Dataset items

--*--

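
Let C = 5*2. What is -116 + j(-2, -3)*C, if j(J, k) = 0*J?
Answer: -116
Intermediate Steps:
j(J, k) = 0
C = 10
-116 + j(-2, -3)*C = -116 + 0*10 = -116 + 0 = -116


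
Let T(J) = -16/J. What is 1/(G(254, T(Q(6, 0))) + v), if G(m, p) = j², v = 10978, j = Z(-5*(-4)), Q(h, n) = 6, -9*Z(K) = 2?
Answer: 81/889222 ≈ 9.1091e-5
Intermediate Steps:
Z(K) = -2/9 (Z(K) = -⅑*2 = -2/9)
j = -2/9 ≈ -0.22222
G(m, p) = 4/81 (G(m, p) = (-2/9)² = 4/81)
1/(G(254, T(Q(6, 0))) + v) = 1/(4/81 + 10978) = 1/(889222/81) = 81/889222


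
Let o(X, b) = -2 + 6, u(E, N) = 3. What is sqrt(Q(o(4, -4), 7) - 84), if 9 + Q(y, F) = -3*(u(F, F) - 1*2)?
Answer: 4*I*sqrt(6) ≈ 9.798*I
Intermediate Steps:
o(X, b) = 4
Q(y, F) = -12 (Q(y, F) = -9 - 3*(3 - 1*2) = -9 - 3*(3 - 2) = -9 - 3*1 = -9 - 3 = -12)
sqrt(Q(o(4, -4), 7) - 84) = sqrt(-12 - 84) = sqrt(-96) = 4*I*sqrt(6)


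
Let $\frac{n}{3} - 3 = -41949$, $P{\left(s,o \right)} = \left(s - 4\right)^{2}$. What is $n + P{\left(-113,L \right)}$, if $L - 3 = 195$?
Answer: $-112149$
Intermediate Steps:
$L = 198$ ($L = 3 + 195 = 198$)
$P{\left(s,o \right)} = \left(-4 + s\right)^{2}$
$n = -125838$ ($n = 9 + 3 \left(-41949\right) = 9 - 125847 = -125838$)
$n + P{\left(-113,L \right)} = -125838 + \left(-4 - 113\right)^{2} = -125838 + \left(-117\right)^{2} = -125838 + 13689 = -112149$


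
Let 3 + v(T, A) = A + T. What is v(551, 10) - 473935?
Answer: -473377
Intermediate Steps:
v(T, A) = -3 + A + T (v(T, A) = -3 + (A + T) = -3 + A + T)
v(551, 10) - 473935 = (-3 + 10 + 551) - 473935 = 558 - 473935 = -473377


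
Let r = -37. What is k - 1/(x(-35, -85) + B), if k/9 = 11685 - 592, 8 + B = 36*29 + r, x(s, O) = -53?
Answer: 94445801/946 ≈ 99837.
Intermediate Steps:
B = 999 (B = -8 + (36*29 - 37) = -8 + (1044 - 37) = -8 + 1007 = 999)
k = 99837 (k = 9*(11685 - 592) = 9*11093 = 99837)
k - 1/(x(-35, -85) + B) = 99837 - 1/(-53 + 999) = 99837 - 1/946 = 94445801/946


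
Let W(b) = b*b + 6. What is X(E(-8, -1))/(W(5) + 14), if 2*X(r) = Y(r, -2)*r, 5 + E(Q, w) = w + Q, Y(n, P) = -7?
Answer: 49/45 ≈ 1.0889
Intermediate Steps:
E(Q, w) = -5 + Q + w (E(Q, w) = -5 + (w + Q) = -5 + (Q + w) = -5 + Q + w)
W(b) = 6 + b² (W(b) = b² + 6 = 6 + b²)
X(r) = -7*r/2 (X(r) = (-7*r)/2 = -7*r/2)
X(E(-8, -1))/(W(5) + 14) = (-7*(-5 - 8 - 1)/2)/((6 + 5²) + 14) = (-7/2*(-14))/((6 + 25) + 14) = 49/(31 + 14) = 49/45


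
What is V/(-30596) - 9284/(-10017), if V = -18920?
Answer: 118393726/76620033 ≈ 1.5452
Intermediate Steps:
V/(-30596) - 9284/(-10017) = -18920/(-30596) - 9284/(-10017) = -18920*(-1/30596) - 9284*(-1/10017) = 4730/7649 + 9284/10017 = 118393726/76620033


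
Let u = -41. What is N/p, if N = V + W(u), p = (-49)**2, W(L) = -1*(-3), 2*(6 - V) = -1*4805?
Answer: 689/686 ≈ 1.0044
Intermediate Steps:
V = 4817/2 (V = 6 - (-1)*4805/2 = 6 - 1/2*(-4805) = 6 + 4805/2 = 4817/2 ≈ 2408.5)
W(L) = 3
p = 2401
N = 4823/2 (N = 4817/2 + 3 = 4823/2 ≈ 2411.5)
N/p = (4823/2)/2401 = (4823/2)*(1/2401) = 689/686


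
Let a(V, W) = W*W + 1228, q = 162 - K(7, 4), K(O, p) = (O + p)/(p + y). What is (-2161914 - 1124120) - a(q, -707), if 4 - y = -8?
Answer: -3787111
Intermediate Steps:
y = 12 (y = 4 - 1*(-8) = 4 + 8 = 12)
K(O, p) = (O + p)/(12 + p) (K(O, p) = (O + p)/(p + 12) = (O + p)/(12 + p))
q = 2581/16 (q = 162 - (7 + 4)/(12 + 4) = 162 - 11/16 = 2581/16 ≈ 161.31)
a(V, W) = 1228 + W**2 (a(V, W) = W**2 + 1228 = 1228 + W**2)
(-2161914 - 1124120) - a(q, -707) = (-2161914 - 1124120) - (1228 + (-707)**2) = -3286034 - (1228 + 499849) = -3286034 - 1*501077 = -3286034 - 501077 = -3787111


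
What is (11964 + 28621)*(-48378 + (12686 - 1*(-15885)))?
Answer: -803867095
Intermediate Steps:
(11964 + 28621)*(-48378 + (12686 - 1*(-15885))) = 40585*(-48378 + (12686 + 15885)) = 40585*(-48378 + 28571) = 40585*(-19807) = -803867095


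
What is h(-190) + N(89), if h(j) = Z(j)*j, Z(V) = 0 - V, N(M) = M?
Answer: -36011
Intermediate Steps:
Z(V) = -V
h(j) = -j² (h(j) = (-j)*j = -j²)
h(-190) + N(89) = -1*(-190)² + 89 = -1*36100 + 89 = -36100 + 89 = -36011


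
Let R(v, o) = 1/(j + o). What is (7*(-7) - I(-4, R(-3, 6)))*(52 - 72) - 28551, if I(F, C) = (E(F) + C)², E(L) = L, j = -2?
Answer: -109159/4 ≈ -27290.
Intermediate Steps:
R(v, o) = 1/(-2 + o)
I(F, C) = (C + F)² (I(F, C) = (F + C)² = (C + F)²)
(7*(-7) - I(-4, R(-3, 6)))*(52 - 72) - 28551 = (7*(-7) - (1/(-2 + 6) - 4)²)*(52 - 72) - 28551 = (-49 - (1/4 - 4)²)*(-20) - 28551 = (-49 - (¼ - 4)²)*(-20) - 28551 = (-49 - (-15/4)²)*(-20) - 28551 = (-49 - 1*225/16)*(-20) - 28551 = (-49 - 225/16)*(-20) - 28551 = -1009/16*(-20) - 28551 = 5045/4 - 28551 = -109159/4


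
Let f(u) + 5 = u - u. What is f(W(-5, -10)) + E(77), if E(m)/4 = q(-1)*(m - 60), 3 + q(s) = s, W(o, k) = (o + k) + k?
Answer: -277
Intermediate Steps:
W(o, k) = o + 2*k (W(o, k) = (k + o) + k = o + 2*k)
q(s) = -3 + s
E(m) = 960 - 16*m (E(m) = 4*((-3 - 1)*(m - 60)) = 4*(-4*(-60 + m)) = 4*(240 - 4*m) = 960 - 16*m)
f(u) = -5 (f(u) = -5 + (u - u) = -5 + 0 = -5)
f(W(-5, -10)) + E(77) = -5 + (960 - 16*77) = -5 + (960 - 1232) = -5 - 272 = -277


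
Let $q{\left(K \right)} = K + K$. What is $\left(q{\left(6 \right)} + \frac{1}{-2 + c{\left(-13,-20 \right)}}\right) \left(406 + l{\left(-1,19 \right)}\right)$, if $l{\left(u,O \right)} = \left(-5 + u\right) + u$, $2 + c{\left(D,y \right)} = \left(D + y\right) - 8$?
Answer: $\frac{71687}{15} \approx 4779.1$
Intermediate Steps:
$c{\left(D,y \right)} = -10 + D + y$ ($c{\left(D,y \right)} = -2 - \left(8 - D - y\right) = -2 + \left(-8 + D + y\right) = -10 + D + y$)
$q{\left(K \right)} = 2 K$
$l{\left(u,O \right)} = -5 + 2 u$
$\left(q{\left(6 \right)} + \frac{1}{-2 + c{\left(-13,-20 \right)}}\right) \left(406 + l{\left(-1,19 \right)}\right) = \left(2 \cdot 6 + \frac{1}{-2 - 43}\right) \left(406 + \left(-5 + 2 \left(-1\right)\right)\right) = \left(12 + \frac{1}{-2 - 43}\right) \left(406 - 7\right) = \left(12 + \frac{1}{-45}\right) \left(406 - 7\right) = \left(12 - \frac{1}{45}\right) 399 = \frac{539}{45} \cdot 399 = \frac{71687}{15}$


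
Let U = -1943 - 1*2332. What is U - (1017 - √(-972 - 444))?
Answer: -5292 + 2*I*√354 ≈ -5292.0 + 37.63*I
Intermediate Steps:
U = -4275 (U = -1943 - 2332 = -4275)
U - (1017 - √(-972 - 444)) = -4275 - (1017 - √(-972 - 444)) = -4275 - (1017 - √(-1416)) = -4275 - (1017 - 2*I*√354) = -4275 + (-1017 + 2*I*√354) = -5292 + 2*I*√354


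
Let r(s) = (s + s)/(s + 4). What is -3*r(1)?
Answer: -6/5 ≈ -1.2000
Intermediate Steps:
r(s) = 2*s/(4 + s) (r(s) = (2*s)/(4 + s) = 2*s/(4 + s))
-3*r(1) = -6/(4 + 1) = -6/5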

--*--

*TASK ITEM*.
Beginning at the top of the records above, transcribe each line exactly up to and including the line that holds "Answer: $-112149$".

*RESPONSE TO THE TASK*.
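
Let C = 5*2. What is -116 + j(-2, -3)*C, if j(J, k) = 0*J?
Answer: -116
Intermediate Steps:
j(J, k) = 0
C = 10
-116 + j(-2, -3)*C = -116 + 0*10 = -116 + 0 = -116


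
Let T(J) = -16/J. What is 1/(G(254, T(Q(6, 0))) + v), if G(m, p) = j², v = 10978, j = Z(-5*(-4)), Q(h, n) = 6, -9*Z(K) = 2?
Answer: 81/889222 ≈ 9.1091e-5
Intermediate Steps:
Z(K) = -2/9 (Z(K) = -⅑*2 = -2/9)
j = -2/9 ≈ -0.22222
G(m, p) = 4/81 (G(m, p) = (-2/9)² = 4/81)
1/(G(254, T(Q(6, 0))) + v) = 1/(4/81 + 10978) = 1/(889222/81) = 81/889222


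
Let o(X, b) = -2 + 6, u(E, N) = 3. What is sqrt(Q(o(4, -4), 7) - 84), if 9 + Q(y, F) = -3*(u(F, F) - 1*2)?
Answer: 4*I*sqrt(6) ≈ 9.798*I
Intermediate Steps:
o(X, b) = 4
Q(y, F) = -12 (Q(y, F) = -9 - 3*(3 - 1*2) = -9 - 3*(3 - 2) = -9 - 3*1 = -9 - 3 = -12)
sqrt(Q(o(4, -4), 7) - 84) = sqrt(-12 - 84) = sqrt(-96) = 4*I*sqrt(6)


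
Let $\frac{n}{3} - 3 = -41949$, $P{\left(s,o \right)} = \left(s - 4\right)^{2}$. What is $n + P{\left(-113,L \right)}$, if $L - 3 = 195$?
Answer: $-112149$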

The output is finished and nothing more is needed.